• **Exercise goal**:
Beneath this line is the data. Output exactly the lines from the line with "A control station" to the line with "(a=6378137.0 m, 1/f=298.257223563);", both ends included, and nothing more.

=======

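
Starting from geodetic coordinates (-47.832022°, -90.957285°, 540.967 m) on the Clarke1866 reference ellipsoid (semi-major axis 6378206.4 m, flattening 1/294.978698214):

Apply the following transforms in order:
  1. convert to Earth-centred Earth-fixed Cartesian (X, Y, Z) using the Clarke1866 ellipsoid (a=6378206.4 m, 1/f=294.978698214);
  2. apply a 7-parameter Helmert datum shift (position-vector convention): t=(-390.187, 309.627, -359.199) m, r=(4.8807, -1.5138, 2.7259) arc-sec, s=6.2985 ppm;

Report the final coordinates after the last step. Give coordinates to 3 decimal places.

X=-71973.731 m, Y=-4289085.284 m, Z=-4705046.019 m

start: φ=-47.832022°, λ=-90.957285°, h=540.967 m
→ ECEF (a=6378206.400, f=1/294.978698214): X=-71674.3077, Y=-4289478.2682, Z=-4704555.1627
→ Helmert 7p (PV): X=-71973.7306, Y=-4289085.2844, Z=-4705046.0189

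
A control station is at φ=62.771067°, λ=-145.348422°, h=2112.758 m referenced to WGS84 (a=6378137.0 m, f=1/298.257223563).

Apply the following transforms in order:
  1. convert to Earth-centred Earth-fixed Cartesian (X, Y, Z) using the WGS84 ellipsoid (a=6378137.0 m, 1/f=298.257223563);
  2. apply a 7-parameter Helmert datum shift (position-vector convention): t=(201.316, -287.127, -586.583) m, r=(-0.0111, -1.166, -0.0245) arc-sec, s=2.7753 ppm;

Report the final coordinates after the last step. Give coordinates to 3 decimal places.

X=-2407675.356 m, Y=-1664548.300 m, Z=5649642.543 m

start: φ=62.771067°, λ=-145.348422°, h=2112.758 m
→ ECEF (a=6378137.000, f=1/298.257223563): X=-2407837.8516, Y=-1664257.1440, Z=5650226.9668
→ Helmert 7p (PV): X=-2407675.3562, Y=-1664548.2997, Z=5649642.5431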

=======

• **Answer space**:
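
A control station is at φ=62.771067°, λ=-145.348422°, h=2112.758 m referenced to WGS84 (a=6378137.0 m, f=1/298.257223563).

Apply the following transforms in order:
  1. convert to Earth-centred Earth-fixed Cartesian (X, Y, Z) using the WGS84 ellipsoid (a=6378137.0 m, 1/f=298.257223563);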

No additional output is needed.